* Stored data *
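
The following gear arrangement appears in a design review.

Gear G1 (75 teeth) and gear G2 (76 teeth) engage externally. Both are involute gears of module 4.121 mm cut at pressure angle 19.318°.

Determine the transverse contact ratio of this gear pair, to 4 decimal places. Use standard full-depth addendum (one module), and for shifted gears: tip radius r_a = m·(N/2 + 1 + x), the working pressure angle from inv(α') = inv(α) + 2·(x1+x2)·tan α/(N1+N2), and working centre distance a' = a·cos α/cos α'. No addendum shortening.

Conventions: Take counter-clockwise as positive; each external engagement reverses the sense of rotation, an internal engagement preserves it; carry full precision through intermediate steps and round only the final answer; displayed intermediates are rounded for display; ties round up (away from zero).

class = single-mesh tooth geometry [involute pair 75T × 76T, m = 4.121]
base radii: r_b1 = 145.836586, r_b2 = 147.781074
tip radii: r_a1 = 158.658500, r_a2 = 160.719000
no profile shift: α' = α, a' = a
action lengths: √(r_a1²−r_b1²) = 62.483676, √(r_a2²−r_b2²) = 63.177141
base pitch p_b = π·m·cos α = 12.217577
CR = (62.483676 + 63.177141 − 311.135500·sin 19.31800°)/12.217577 = 1.860746
contact ratio ≈ 1.8607

1.8607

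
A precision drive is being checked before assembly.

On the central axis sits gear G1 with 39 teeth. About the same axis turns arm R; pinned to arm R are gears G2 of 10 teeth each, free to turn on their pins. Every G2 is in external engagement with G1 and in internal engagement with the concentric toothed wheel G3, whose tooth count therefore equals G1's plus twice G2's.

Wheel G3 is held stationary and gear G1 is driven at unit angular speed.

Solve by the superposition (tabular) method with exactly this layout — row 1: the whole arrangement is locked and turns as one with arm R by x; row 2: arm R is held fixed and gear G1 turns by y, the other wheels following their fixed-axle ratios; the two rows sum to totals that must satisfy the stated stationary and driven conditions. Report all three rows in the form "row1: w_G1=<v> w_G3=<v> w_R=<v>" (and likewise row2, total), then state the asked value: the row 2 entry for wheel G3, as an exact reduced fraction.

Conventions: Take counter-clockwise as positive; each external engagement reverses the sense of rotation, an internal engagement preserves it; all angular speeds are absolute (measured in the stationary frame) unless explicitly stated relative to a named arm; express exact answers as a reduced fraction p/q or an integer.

row1: w_G1=39/98 w_G3=39/98 w_R=39/98
row2: w_G1=59/98 w_G3=-39/98 w_R=0
total: w_G1=1 w_G3=0 w_R=39/98
asked value: -39/98

class = planetary set [G3 = 39+2·10 = 59; Willis about the carrier]
row 1 (train locked, turned with arm): all members turn x
superposition row 2 [arm held]: sun y, ring −(39/59)·y, arm 0
boundary: total ω_ring = x − (39/59)·y = 0 and total ω_sun = x + y = 1  ⇒  y = 59/98, x = 39/98
row 2 ring = −(39/59)·59/98 = -39/98
totals (row 1 + row 2): sun 39/98 + 59/98 = 1, ring 39/98 + (-39/98) = 0, arm 39/98 + 0 = 39/98
asked cell (row2, ring) = -39/98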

* EXERCISE GOAL *
From the entries above, print the lines beginning at the one with "(away from zero)." and stopping after the one with "Wheel G3 is", exactly as written and with nothing else.

* EXPECTED ANSWER *
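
Conventions: Take counter-clockwise as positive; each external engagement reverses the sense of rotation, an internal engagement preserves it; carry full precision through intermediate steps and round only the final answer; displayed intermediates are rounded for display; ties round up (away from zero).

class = single-mesh tooth geometry [involute pair 75T × 76T, m = 4.121]
base radii: r_b1 = 145.836586, r_b2 = 147.781074
tip radii: r_a1 = 158.658500, r_a2 = 160.719000
no profile shift: α' = α, a' = a
action lengths: √(r_a1²−r_b1²) = 62.483676, √(r_a2²−r_b2²) = 63.177141
base pitch p_b = π·m·cos α = 12.217577
CR = (62.483676 + 63.177141 − 311.135500·sin 19.31800°)/12.217577 = 1.860746
contact ratio ≈ 1.8607

1.8607

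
A precision drive is being checked before assembly.

On the central axis sits gear G1 with 39 teeth. About the same axis turns arm R; pinned to arm R are gears G2 of 10 teeth each, free to turn on their pins. Every G2 is in external engagement with G1 and in internal engagement with the concentric toothed wheel G3, whose tooth count therefore equals G1's plus twice G2's.

Wheel G3 is held stationary and gear G1 is driven at unit angular speed.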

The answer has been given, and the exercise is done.